-- Task prompt --
In the data below, locate each line with the word "normal" and list it.

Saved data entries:

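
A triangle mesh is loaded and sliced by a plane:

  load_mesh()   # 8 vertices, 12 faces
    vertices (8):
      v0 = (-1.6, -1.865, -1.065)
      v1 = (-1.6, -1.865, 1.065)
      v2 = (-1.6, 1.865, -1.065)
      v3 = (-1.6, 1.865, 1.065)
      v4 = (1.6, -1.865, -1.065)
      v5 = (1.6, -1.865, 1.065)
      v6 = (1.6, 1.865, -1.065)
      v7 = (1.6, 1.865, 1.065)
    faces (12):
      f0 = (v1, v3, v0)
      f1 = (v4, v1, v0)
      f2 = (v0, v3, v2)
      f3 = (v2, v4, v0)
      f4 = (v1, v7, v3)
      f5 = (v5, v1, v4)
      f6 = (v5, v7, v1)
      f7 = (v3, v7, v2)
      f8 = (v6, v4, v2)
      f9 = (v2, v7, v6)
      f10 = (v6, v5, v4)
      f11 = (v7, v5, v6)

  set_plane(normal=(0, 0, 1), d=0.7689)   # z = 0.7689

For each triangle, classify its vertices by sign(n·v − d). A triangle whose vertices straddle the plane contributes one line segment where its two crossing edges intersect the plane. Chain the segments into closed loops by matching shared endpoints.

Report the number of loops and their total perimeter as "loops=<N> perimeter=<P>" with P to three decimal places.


Straddling triangles (8 of 12):
  (v1,v3,v0) [++-] → (-1.6, 1.34648, 0.7689)–(-1.6, -1.865, 0.7689)  len=3.2115
  (v4,v1,v0) [-+-] → (-1.15515, -1.865, 0.7689)–(-1.6, -1.865, 0.7689)  len=0.4448
  (v0,v3,v2) [-+-] → (-1.6, 1.34648, 0.7689)–(-1.6, 1.865, 0.7689)  len=0.5185
  (v5,v1,v4) [++-] → (-1.15515, -1.865, 0.7689)–(1.6, -1.865, 0.7689)  len=2.7552
  (v3,v7,v2) [++-] → (1.15515, 1.865, 0.7689)–(-1.6, 1.865, 0.7689)  len=2.7552
  (v2,v7,v6) [-+-] → (1.15515, 1.865, 0.7689)–(1.6, 1.865, 0.7689)  len=0.4448
  (v6,v5,v4) [-+-] → (1.6, -1.34648, 0.7689)–(1.6, -1.865, 0.7689)  len=0.5185
  (v7,v5,v6) [++-] → (1.6, -1.34648, 0.7689)–(1.6, 1.865, 0.7689)  len=3.2115

Chained into 1 loop(s):
  loop 1: 8 segments, perimeter = 13.8600
Total perimeter = 13.860

loops=1 perimeter=13.860


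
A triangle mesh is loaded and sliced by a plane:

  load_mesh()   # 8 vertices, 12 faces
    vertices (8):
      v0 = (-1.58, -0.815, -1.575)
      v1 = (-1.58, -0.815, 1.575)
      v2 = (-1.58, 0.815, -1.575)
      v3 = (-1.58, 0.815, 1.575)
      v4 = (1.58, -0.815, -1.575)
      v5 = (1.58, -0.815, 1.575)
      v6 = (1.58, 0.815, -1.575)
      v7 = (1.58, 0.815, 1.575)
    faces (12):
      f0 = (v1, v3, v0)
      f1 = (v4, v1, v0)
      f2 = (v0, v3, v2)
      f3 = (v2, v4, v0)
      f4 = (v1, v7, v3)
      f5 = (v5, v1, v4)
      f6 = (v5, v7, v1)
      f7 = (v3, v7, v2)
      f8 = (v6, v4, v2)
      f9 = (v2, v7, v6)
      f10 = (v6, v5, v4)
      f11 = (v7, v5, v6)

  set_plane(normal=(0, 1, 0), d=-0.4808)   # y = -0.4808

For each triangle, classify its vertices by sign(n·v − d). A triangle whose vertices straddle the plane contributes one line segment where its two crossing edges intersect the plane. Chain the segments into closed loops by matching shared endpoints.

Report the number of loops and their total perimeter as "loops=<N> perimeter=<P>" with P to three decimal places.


loops=1 perimeter=12.620

Straddling triangles (8 of 12):
  (v1,v3,v0) [-+-] → (-1.58, -0.4808, 1.575)–(-1.58, -0.4808, -0.929153)  len=2.5042
  (v0,v3,v2) [-++] → (-1.58, -0.4808, -0.929153)–(-1.58, -0.4808, -1.575)  len=0.6458
  (v2,v4,v0) [+--] → (0.932103, -0.4808, -1.575)–(-1.58, -0.4808, -1.575)  len=2.5121
  (v1,v7,v3) [-++] → (-0.932103, -0.4808, 1.575)–(-1.58, -0.4808, 1.575)  len=0.6479
  (v5,v7,v1) [-+-] → (1.58, -0.4808, 1.575)–(-0.932103, -0.4808, 1.575)  len=2.5121
  (v6,v4,v2) [+-+] → (1.58, -0.4808, -1.575)–(0.932103, -0.4808, -1.575)  len=0.6479
  (v6,v5,v4) [+--] → (1.58, -0.4808, 0.929153)–(1.58, -0.4808, -1.575)  len=2.5042
  (v7,v5,v6) [+-+] → (1.58, -0.4808, 1.575)–(1.58, -0.4808, 0.929153)  len=0.6458

Chained into 1 loop(s):
  loop 1: 8 segments, perimeter = 12.6200
Total perimeter = 12.620


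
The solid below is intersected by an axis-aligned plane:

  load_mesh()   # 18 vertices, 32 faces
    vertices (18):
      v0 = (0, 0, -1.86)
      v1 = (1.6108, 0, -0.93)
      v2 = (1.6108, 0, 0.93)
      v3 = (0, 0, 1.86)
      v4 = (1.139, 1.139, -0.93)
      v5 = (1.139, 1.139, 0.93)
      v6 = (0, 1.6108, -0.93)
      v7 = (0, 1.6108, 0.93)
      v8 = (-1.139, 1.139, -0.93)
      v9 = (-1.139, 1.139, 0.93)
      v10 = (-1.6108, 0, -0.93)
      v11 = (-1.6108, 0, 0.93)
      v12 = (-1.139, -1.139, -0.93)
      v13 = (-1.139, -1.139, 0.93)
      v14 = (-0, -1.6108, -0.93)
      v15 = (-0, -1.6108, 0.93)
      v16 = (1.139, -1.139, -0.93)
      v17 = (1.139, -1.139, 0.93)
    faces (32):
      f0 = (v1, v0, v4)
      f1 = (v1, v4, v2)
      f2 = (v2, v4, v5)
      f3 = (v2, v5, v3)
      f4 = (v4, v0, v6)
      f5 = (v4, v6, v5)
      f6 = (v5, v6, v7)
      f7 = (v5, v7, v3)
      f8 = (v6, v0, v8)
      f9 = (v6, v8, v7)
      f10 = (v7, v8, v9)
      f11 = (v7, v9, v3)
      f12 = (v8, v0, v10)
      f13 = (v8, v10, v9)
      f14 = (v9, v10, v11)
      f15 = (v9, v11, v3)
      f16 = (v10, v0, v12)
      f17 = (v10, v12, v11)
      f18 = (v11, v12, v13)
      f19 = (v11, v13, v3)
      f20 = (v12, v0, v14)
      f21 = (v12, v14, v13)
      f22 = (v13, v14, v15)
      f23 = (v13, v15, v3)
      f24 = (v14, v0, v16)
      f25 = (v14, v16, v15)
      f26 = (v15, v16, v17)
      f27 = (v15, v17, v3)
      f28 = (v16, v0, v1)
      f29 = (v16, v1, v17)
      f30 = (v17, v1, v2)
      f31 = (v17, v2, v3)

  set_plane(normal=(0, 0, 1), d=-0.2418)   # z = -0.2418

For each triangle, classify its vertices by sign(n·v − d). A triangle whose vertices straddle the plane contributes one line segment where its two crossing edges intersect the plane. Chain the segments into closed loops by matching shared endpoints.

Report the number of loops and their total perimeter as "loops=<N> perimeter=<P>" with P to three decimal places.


loops=1 perimeter=9.863

Straddling triangles (16 of 32):
  (v1,v4,v2) [--+] → (1.31357, 0.71757, -0.2418)–(1.6108, 0, -0.2418)  len=0.7767
  (v2,v4,v5) [+-+] → (1.31357, 0.71757, -0.2418)–(1.139, 1.139, -0.2418)  len=0.4562
  (v4,v6,v5) [--+] → (0.42143, 1.43623, -0.2418)–(1.139, 1.139, -0.2418)  len=0.7767
  (v5,v6,v7) [+-+] → (0.42143, 1.43623, -0.2418)–(0, 1.6108, -0.2418)  len=0.4562
  (v6,v8,v7) [--+] → (-0.71757, 1.31357, -0.2418)–(0, 1.6108, -0.2418)  len=0.7767
  (v7,v8,v9) [+-+] → (-0.71757, 1.31357, -0.2418)–(-1.139, 1.139, -0.2418)  len=0.4562
  (v8,v10,v9) [--+] → (-1.43623, 0.42143, -0.2418)–(-1.139, 1.139, -0.2418)  len=0.7767
  (v9,v10,v11) [+-+] → (-1.43623, 0.42143, -0.2418)–(-1.6108, 0, -0.2418)  len=0.4562
  (v10,v12,v11) [--+] → (-1.31357, -0.71757, -0.2418)–(-1.6108, 0, -0.2418)  len=0.7767
  (v11,v12,v13) [+-+] → (-1.31357, -0.71757, -0.2418)–(-1.139, -1.139, -0.2418)  len=0.4562
  (v12,v14,v13) [--+] → (-0.42143, -1.43623, -0.2418)–(-1.139, -1.139, -0.2418)  len=0.7767
  (v13,v14,v15) [+-+] → (-0.42143, -1.43623, -0.2418)–(0, -1.6108, -0.2418)  len=0.4562
  (v14,v16,v15) [--+] → (0.71757, -1.31357, -0.2418)–(0, -1.6108, -0.2418)  len=0.7767
  (v15,v16,v17) [+-+] → (0.71757, -1.31357, -0.2418)–(1.139, -1.139, -0.2418)  len=0.4562
  (v16,v1,v17) [--+] → (1.43623, -0.42143, -0.2418)–(1.139, -1.139, -0.2418)  len=0.7767
  (v17,v1,v2) [+-+] → (1.43623, -0.42143, -0.2418)–(1.6108, 0, -0.2418)  len=0.4562

Chained into 1 loop(s):
  loop 1: 16 segments, perimeter = 9.8628
Total perimeter = 9.863


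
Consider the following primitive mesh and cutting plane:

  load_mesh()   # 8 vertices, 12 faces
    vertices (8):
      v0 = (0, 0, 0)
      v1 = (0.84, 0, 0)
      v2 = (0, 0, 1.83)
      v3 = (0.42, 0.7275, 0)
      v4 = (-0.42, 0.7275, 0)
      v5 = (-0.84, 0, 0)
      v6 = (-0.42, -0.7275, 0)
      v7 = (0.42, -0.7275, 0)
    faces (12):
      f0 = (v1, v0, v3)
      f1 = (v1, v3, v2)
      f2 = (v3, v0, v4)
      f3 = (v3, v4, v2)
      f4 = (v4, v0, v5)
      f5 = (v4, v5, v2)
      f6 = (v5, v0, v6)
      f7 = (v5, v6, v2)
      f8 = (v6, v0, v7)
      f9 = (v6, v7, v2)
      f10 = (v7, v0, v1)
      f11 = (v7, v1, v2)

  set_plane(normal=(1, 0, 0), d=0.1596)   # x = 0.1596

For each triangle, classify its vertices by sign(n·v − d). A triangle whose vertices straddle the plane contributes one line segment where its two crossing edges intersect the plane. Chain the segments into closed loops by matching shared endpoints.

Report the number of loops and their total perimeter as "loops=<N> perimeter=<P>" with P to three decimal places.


Straddling triangles (8 of 12):
  (v1,v0,v3) [+-+] → (0.1596, 0, 0)–(0.1596, 0.27645, 0)  len=0.2765
  (v1,v3,v2) [++-] → (0.1596, 0.27645, 1.1346)–(0.1596, 0, 1.4823)  len=0.4442
  (v3,v0,v4) [+--] → (0.1596, 0.27645, 0)–(0.1596, 0.7275, 0)  len=0.4511
  (v3,v4,v2) [+--] → (0.1596, 0.7275, 0)–(0.1596, 0.27645, 1.1346)  len=1.2210
  (v6,v0,v7) [--+] → (0.1596, -0.27645, 0)–(0.1596, -0.7275, 0)  len=0.4510
  (v6,v7,v2) [-+-] → (0.1596, -0.7275, 0)–(0.1596, -0.27645, 1.1346)  len=1.2210
  (v7,v0,v1) [+-+] → (0.1596, -0.27645, 0)–(0.1596, 0, 0)  len=0.2765
  (v7,v1,v2) [++-] → (0.1596, 0, 1.4823)–(0.1596, -0.27645, 1.1346)  len=0.4442

Chained into 1 loop(s):
  loop 1: 8 segments, perimeter = 4.7854
Total perimeter = 4.785

loops=1 perimeter=4.785


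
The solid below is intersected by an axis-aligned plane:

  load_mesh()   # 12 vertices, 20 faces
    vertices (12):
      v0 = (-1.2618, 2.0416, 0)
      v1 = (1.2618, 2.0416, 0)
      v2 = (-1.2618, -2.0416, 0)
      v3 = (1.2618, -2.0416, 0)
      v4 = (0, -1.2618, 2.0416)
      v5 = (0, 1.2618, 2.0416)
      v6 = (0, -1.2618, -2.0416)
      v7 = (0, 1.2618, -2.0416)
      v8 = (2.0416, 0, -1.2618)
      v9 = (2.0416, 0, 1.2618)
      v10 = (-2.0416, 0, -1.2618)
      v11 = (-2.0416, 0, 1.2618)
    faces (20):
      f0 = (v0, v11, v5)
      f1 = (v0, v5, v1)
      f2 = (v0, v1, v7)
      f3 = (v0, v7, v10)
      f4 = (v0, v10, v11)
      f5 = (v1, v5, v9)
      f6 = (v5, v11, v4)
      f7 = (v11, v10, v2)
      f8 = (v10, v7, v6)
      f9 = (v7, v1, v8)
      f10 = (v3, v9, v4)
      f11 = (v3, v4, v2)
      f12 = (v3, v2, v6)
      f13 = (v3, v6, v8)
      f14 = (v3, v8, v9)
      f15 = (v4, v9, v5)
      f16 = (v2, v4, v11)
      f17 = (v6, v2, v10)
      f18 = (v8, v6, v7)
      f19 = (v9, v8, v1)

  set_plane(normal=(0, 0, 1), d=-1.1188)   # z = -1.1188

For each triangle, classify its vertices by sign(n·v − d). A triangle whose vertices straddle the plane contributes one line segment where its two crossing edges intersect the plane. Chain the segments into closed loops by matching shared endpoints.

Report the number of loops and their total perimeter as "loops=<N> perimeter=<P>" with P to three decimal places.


loops=1 perimeter=11.095

Straddling triangles (10 of 20):
  (v0,v1,v7) [++-] → (0.570332, 1.61427, -1.1188)–(-0.570332, 1.61427, -1.1188)  len=1.1407
  (v0,v7,v10) [+--] → (-0.570332, 1.61427, -1.1188)–(-1.95323, 0.231375, -1.1188)  len=1.9557
  (v0,v10,v11) [+-+] → (-1.95323, 0.231375, -1.1188)–(-2.0416, 0, -1.1188)  len=0.2477
  (v11,v10,v2) [+-+] → (-2.0416, 0, -1.1188)–(-1.95323, -0.231375, -1.1188)  len=0.2477
  (v7,v1,v8) [-+-] → (0.570332, 1.61427, -1.1188)–(1.95323, 0.231375, -1.1188)  len=1.9557
  (v3,v2,v6) [++-] → (-0.570332, -1.61427, -1.1188)–(0.570332, -1.61427, -1.1188)  len=1.1407
  (v3,v6,v8) [+--] → (0.570332, -1.61427, -1.1188)–(1.95323, -0.231375, -1.1188)  len=1.9557
  (v3,v8,v9) [+-+] → (1.95323, -0.231375, -1.1188)–(2.0416, 0, -1.1188)  len=0.2477
  (v6,v2,v10) [-+-] → (-0.570332, -1.61427, -1.1188)–(-1.95323, -0.231375, -1.1188)  len=1.9557
  (v9,v8,v1) [+-+] → (2.0416, 0, -1.1188)–(1.95323, 0.231375, -1.1188)  len=0.2477

Chained into 1 loop(s):
  loop 1: 10 segments, perimeter = 11.0949
Total perimeter = 11.095


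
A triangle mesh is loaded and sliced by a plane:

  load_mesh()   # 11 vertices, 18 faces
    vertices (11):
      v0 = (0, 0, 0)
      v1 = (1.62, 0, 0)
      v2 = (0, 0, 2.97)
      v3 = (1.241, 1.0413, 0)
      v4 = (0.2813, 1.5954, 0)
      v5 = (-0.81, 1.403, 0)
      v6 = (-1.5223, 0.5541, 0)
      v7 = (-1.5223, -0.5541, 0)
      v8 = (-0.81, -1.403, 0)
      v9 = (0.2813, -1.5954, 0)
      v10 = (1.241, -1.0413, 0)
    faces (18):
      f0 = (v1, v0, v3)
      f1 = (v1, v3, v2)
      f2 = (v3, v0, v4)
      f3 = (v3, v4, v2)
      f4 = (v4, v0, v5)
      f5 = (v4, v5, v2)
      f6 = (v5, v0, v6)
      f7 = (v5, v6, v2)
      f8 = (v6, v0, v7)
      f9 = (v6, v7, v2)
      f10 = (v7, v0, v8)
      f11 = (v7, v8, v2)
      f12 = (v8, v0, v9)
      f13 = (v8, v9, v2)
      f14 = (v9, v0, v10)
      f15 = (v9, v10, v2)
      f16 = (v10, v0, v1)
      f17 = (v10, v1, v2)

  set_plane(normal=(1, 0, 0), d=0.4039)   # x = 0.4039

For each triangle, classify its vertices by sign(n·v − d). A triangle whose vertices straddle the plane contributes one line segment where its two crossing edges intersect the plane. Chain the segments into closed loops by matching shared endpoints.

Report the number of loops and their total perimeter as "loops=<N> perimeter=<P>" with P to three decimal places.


loops=1 perimeter=8.520

Straddling triangles (8 of 18):
  (v1,v0,v3) [+-+] → (0.4039, 0, 0)–(0.4039, 0.338905, 0)  len=0.3389
  (v1,v3,v2) [++-] → (0.4039, 0.338905, 2.00337)–(0.4039, 0, 2.22952)  len=0.4074
  (v3,v0,v4) [+--] → (0.4039, 0.338905, 0)–(0.4039, 1.52461, 0)  len=1.1857
  (v3,v4,v2) [+--] → (0.4039, 1.52461, 0)–(0.4039, 0.338905, 2.00337)  len=2.3280
  (v9,v0,v10) [--+] → (0.4039, -0.338905, 0)–(0.4039, -1.52461, 0)  len=1.1857
  (v9,v10,v2) [-+-] → (0.4039, -1.52461, 0)–(0.4039, -0.338905, 2.00337)  len=2.3280
  (v10,v0,v1) [+-+] → (0.4039, -0.338905, 0)–(0.4039, 0, 0)  len=0.3389
  (v10,v1,v2) [++-] → (0.4039, 0, 2.22952)–(0.4039, -0.338905, 2.00337)  len=0.4074

Chained into 1 loop(s):
  loop 1: 8 segments, perimeter = 8.5200
Total perimeter = 8.520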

-- Response area --
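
  set_plane(normal=(0, 0, 1), d=0.7689)   # z = 0.7689
  set_plane(normal=(0, 1, 0), d=-0.4808)   # y = -0.4808
  set_plane(normal=(0, 0, 1), d=-0.2418)   # z = -0.2418
  set_plane(normal=(1, 0, 0), d=0.1596)   # x = 0.1596
  set_plane(normal=(0, 0, 1), d=-1.1188)   # z = -1.1188
  set_plane(normal=(1, 0, 0), d=0.4039)   # x = 0.4039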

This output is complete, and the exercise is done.